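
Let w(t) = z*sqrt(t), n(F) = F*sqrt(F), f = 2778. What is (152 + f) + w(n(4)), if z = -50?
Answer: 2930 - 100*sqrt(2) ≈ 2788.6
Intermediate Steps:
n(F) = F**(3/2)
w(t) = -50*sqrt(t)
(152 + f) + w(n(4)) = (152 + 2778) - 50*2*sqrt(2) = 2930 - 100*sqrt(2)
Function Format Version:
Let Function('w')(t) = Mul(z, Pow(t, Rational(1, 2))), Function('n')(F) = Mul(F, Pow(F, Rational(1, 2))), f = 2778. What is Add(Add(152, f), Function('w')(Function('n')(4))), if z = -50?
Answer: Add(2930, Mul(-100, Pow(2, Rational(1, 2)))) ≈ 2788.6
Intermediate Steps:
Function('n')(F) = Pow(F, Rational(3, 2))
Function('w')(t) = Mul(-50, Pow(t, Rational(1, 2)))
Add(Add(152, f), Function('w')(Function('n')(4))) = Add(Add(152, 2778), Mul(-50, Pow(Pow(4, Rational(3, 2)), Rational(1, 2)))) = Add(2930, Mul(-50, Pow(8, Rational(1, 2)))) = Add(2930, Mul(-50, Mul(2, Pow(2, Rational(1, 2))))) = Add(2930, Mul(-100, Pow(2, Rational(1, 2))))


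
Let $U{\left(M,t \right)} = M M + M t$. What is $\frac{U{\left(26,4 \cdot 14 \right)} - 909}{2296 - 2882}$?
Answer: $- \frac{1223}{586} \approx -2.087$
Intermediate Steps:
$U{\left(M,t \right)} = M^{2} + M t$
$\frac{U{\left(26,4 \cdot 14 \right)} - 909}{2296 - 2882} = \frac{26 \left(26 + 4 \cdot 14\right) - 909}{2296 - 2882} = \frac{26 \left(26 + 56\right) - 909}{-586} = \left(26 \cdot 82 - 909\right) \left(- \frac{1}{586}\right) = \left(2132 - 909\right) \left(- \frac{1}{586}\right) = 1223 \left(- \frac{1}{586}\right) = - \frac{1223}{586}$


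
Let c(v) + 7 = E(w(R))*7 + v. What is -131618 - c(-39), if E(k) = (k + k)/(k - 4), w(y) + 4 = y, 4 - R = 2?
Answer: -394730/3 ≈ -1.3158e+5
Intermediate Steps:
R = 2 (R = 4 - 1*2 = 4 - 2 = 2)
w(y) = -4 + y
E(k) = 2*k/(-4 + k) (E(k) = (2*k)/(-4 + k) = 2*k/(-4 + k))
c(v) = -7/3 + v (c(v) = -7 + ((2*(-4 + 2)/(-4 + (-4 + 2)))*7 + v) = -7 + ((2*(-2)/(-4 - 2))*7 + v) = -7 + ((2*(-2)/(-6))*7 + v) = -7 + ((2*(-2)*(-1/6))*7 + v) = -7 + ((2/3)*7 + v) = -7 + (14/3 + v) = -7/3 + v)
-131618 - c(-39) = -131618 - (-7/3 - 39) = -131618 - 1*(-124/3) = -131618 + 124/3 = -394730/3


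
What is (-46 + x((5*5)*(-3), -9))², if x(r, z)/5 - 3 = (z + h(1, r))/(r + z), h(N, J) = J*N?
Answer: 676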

- _TASK TO CARRY OUT_: Copy out each record, keeping every word as it is.

- _REPLY_:
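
Let w(t) = z*sqrt(t), n(F) = F*sqrt(F), f = 2778. What is (152 + f) + w(n(4)), if z = -50?
Answer: 2930 - 100*sqrt(2) ≈ 2788.6
Intermediate Steps:
n(F) = F**(3/2)
w(t) = -50*sqrt(t)
(152 + f) + w(n(4)) = (152 + 2778) - 50*2*sqrt(2) = 2930 - 100*sqrt(2)
Function Format Version:
Let Function('w')(t) = Mul(z, Pow(t, Rational(1, 2))), Function('n')(F) = Mul(F, Pow(F, Rational(1, 2))), f = 2778. What is Add(Add(152, f), Function('w')(Function('n')(4))), if z = -50?
Answer: Add(2930, Mul(-100, Pow(2, Rational(1, 2)))) ≈ 2788.6
Intermediate Steps:
Function('n')(F) = Pow(F, Rational(3, 2))
Function('w')(t) = Mul(-50, Pow(t, Rational(1, 2)))
Add(Add(152, f), Function('w')(Function('n')(4))) = Add(Add(152, 2778), Mul(-50, Pow(Pow(4, Rational(3, 2)), Rational(1, 2)))) = Add(2930, Mul(-50, Pow(8, Rational(1, 2)))) = Add(2930, Mul(-50, Mul(2, Pow(2, Rational(1, 2))))) = Add(2930, Mul(-100, Pow(2, Rational(1, 2))))


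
Let $U{\left(M,t \right)} = M M + M t$. What is $\frac{U{\left(26,4 \cdot 14 \right)} - 909}{2296 - 2882}$?
Answer: $- \frac{1223}{586} \approx -2.087$
Intermediate Steps:
$U{\left(M,t \right)} = M^{2} + M t$
$\frac{U{\left(26,4 \cdot 14 \right)} - 909}{2296 - 2882} = \frac{26 \left(26 + 4 \cdot 14\right) - 909}{2296 - 2882} = \frac{26 \left(26 + 56\right) - 909}{-586} = \left(26 \cdot 82 - 909\right) \left(- \frac{1}{586}\right) = \left(2132 - 909\right) \left(- \frac{1}{586}\right) = 1223 \left(- \frac{1}{586}\right) = - \frac{1223}{586}$


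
Let c(v) + 7 = E(w(R))*7 + v. What is -131618 - c(-39), if E(k) = (k + k)/(k - 4), w(y) + 4 = y, 4 - R = 2?
Answer: -394730/3 ≈ -1.3158e+5
Intermediate Steps:
R = 2 (R = 4 - 1*2 = 4 - 2 = 2)
w(y) = -4 + y
E(k) = 2*k/(-4 + k) (E(k) = (2*k)/(-4 + k) = 2*k/(-4 + k))
c(v) = -7/3 + v (c(v) = -7 + ((2*(-4 + 2)/(-4 + (-4 + 2)))*7 + v) = -7 + ((2*(-2)/(-4 - 2))*7 + v) = -7 + ((2*(-2)/(-6))*7 + v) = -7 + ((2*(-2)*(-1/6))*7 + v) = -7 + ((2/3)*7 + v) = -7 + (14/3 + v) = -7/3 + v)
-131618 - c(-39) = -131618 - (-7/3 - 39) = -131618 - 1*(-124/3) = -131618 + 124/3 = -394730/3


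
What is (-46 + x((5*5)*(-3), -9))², if x(r, z)/5 - 3 = (z + h(1, r))/(r + z), h(N, J) = J*N?
Answer: 676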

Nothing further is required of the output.